• _Task instructions_: Each line below should be written out again exactly.

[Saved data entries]

--- START ---

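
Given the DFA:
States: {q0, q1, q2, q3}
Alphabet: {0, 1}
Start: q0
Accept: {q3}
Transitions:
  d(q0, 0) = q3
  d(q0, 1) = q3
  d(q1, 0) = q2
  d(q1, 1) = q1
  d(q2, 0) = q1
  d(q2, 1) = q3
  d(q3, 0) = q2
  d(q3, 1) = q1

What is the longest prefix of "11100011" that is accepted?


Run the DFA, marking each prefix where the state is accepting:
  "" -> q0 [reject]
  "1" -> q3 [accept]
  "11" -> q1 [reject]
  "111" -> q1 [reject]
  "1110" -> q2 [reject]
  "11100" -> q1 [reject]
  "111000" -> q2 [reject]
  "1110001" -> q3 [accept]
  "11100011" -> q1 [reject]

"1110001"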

--- END ---

• _Answer space_:
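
Given the DFA:
States: {q0, q1, q2, q3}
Alphabet: {0, 1}
Start: q0
Accept: {q3}
Transitions:
  d(q0, 0) = q3
  d(q0, 1) = q3
  d(q1, 0) = q2
  d(q1, 1) = q1
  d(q2, 0) = q1
  d(q2, 1) = q3
  d(q3, 0) = q2
  d(q3, 1) = q1

What is the longest prefix of "11100011" that is accepted?


Run the DFA, marking each prefix where the state is accepting:
  "" -> q0 [reject]
  "1" -> q3 [accept]
  "11" -> q1 [reject]
  "111" -> q1 [reject]
  "1110" -> q2 [reject]
  "11100" -> q1 [reject]
  "111000" -> q2 [reject]
  "1110001" -> q3 [accept]
  "11100011" -> q1 [reject]

"1110001"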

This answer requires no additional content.